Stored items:

####################

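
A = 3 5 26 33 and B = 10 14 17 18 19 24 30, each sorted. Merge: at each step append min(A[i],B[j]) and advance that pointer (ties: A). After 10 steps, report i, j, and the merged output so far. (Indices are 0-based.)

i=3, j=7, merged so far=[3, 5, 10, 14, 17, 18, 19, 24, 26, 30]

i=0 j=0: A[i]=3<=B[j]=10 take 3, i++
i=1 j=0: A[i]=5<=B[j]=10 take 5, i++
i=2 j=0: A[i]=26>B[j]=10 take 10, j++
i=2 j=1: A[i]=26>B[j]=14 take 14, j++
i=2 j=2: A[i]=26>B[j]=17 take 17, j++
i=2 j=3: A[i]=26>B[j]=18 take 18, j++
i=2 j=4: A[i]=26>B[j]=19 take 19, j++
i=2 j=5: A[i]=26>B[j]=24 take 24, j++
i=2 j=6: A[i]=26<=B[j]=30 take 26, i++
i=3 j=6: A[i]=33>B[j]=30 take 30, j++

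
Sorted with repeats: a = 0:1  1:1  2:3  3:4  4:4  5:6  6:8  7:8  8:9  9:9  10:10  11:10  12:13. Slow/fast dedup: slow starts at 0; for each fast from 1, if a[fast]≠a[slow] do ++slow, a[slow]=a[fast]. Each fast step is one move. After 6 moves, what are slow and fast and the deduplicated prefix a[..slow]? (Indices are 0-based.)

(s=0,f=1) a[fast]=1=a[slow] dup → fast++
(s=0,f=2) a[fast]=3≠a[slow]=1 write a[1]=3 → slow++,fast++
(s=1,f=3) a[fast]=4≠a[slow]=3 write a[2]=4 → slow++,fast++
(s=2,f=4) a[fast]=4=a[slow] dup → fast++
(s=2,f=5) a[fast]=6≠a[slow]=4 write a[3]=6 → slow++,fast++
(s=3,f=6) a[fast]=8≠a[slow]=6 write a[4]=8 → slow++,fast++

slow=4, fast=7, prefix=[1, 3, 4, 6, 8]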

####################

What the task asks:
Return every record exactly as it was given.

Reply to the exercise:
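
A = 3 5 26 33 and B = 10 14 17 18 19 24 30, each sorted. Merge: at each step append min(A[i],B[j]) and advance that pointer (ties: A). After 10 steps, report i, j, and the merged output so far. (Indices are 0-based.)

i=3, j=7, merged so far=[3, 5, 10, 14, 17, 18, 19, 24, 26, 30]

i=0 j=0: A[i]=3<=B[j]=10 take 3, i++
i=1 j=0: A[i]=5<=B[j]=10 take 5, i++
i=2 j=0: A[i]=26>B[j]=10 take 10, j++
i=2 j=1: A[i]=26>B[j]=14 take 14, j++
i=2 j=2: A[i]=26>B[j]=17 take 17, j++
i=2 j=3: A[i]=26>B[j]=18 take 18, j++
i=2 j=4: A[i]=26>B[j]=19 take 19, j++
i=2 j=5: A[i]=26>B[j]=24 take 24, j++
i=2 j=6: A[i]=26<=B[j]=30 take 26, i++
i=3 j=6: A[i]=33>B[j]=30 take 30, j++

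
Sorted with repeats: a = 0:1  1:1  2:3  3:4  4:4  5:6  6:8  7:8  8:9  9:9  10:10  11:10  12:13. Slow/fast dedup: slow starts at 0; for each fast from 1, if a[fast]≠a[slow] do ++slow, a[slow]=a[fast]. Each fast step is one move. After 6 moves, what are slow and fast and the deduplicated prefix a[..slow]? (Indices are 0-based.)

(s=0,f=1) a[fast]=1=a[slow] dup → fast++
(s=0,f=2) a[fast]=3≠a[slow]=1 write a[1]=3 → slow++,fast++
(s=1,f=3) a[fast]=4≠a[slow]=3 write a[2]=4 → slow++,fast++
(s=2,f=4) a[fast]=4=a[slow] dup → fast++
(s=2,f=5) a[fast]=6≠a[slow]=4 write a[3]=6 → slow++,fast++
(s=3,f=6) a[fast]=8≠a[slow]=6 write a[4]=8 → slow++,fast++

slow=4, fast=7, prefix=[1, 3, 4, 6, 8]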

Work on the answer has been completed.